↓↓↓

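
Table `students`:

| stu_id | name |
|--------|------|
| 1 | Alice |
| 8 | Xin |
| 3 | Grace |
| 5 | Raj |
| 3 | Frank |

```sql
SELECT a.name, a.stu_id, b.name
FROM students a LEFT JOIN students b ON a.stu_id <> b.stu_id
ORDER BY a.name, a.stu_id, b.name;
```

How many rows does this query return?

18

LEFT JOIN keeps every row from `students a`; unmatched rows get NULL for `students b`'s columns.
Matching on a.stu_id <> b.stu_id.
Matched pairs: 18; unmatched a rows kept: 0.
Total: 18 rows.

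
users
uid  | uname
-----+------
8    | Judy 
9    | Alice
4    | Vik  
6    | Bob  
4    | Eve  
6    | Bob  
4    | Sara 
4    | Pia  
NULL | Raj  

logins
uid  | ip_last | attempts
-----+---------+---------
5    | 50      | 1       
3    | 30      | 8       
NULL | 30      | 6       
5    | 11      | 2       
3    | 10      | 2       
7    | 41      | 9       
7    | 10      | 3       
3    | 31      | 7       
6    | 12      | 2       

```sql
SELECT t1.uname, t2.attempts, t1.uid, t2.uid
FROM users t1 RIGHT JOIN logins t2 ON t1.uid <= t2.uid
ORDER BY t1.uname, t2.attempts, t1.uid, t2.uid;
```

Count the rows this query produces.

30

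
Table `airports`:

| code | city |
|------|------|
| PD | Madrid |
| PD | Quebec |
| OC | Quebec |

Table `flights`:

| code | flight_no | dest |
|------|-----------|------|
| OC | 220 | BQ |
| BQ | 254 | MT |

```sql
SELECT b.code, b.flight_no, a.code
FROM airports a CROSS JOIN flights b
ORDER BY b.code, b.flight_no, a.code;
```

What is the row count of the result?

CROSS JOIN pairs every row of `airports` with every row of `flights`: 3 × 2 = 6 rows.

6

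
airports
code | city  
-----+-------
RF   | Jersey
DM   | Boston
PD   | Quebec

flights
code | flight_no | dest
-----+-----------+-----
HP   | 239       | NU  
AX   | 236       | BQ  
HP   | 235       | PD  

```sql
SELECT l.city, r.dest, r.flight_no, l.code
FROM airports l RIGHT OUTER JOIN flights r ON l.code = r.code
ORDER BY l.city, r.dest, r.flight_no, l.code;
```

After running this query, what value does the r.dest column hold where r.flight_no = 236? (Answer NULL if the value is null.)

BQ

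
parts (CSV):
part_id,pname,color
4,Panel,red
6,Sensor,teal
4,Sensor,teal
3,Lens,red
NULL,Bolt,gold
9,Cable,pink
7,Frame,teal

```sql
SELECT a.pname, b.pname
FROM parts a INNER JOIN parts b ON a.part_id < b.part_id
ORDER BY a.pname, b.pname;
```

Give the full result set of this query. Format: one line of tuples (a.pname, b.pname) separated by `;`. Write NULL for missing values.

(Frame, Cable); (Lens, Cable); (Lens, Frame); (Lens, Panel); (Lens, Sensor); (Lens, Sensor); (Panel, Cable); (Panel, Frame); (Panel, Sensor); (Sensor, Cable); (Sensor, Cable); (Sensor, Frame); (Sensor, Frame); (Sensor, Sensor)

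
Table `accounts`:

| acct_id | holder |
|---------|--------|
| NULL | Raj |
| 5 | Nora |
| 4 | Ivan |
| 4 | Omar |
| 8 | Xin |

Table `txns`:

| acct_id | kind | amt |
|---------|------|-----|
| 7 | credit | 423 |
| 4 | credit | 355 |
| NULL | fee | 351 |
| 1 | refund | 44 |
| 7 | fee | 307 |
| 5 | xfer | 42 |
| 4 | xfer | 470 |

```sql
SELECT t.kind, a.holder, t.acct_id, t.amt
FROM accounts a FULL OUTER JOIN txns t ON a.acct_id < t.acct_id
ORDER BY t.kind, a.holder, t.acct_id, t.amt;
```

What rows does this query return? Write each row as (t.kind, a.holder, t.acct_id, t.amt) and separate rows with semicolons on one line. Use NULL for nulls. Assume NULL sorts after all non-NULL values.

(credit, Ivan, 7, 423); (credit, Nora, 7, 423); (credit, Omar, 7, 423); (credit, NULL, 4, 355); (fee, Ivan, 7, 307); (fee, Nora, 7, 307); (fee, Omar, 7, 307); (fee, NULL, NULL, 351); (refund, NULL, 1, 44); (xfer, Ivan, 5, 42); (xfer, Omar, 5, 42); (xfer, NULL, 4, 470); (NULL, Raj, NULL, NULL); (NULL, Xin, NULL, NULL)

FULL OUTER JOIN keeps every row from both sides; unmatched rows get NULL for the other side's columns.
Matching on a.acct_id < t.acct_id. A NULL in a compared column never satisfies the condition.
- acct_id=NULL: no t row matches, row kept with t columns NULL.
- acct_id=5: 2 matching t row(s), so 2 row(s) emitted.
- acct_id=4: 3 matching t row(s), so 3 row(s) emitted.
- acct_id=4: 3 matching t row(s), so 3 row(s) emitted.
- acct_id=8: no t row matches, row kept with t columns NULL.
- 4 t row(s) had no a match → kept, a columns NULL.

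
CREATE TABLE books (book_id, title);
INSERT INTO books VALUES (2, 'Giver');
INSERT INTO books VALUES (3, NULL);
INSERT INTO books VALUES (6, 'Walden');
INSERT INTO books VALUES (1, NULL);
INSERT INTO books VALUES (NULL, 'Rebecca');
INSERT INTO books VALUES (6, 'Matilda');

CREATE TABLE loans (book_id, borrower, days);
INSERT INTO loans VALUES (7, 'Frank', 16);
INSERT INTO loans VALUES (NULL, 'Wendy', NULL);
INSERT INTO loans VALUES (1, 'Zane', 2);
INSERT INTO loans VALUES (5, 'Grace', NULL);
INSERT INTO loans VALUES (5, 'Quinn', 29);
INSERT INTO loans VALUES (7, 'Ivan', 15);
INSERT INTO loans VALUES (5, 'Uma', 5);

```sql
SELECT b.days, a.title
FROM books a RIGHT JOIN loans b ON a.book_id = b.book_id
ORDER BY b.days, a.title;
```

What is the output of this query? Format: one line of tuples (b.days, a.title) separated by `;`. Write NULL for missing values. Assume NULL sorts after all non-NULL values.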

↑↑↑

Task statement:
If a line of the records above holds the string "teal", count it; then state only how many such lines there are.

Solution for this exercise:
3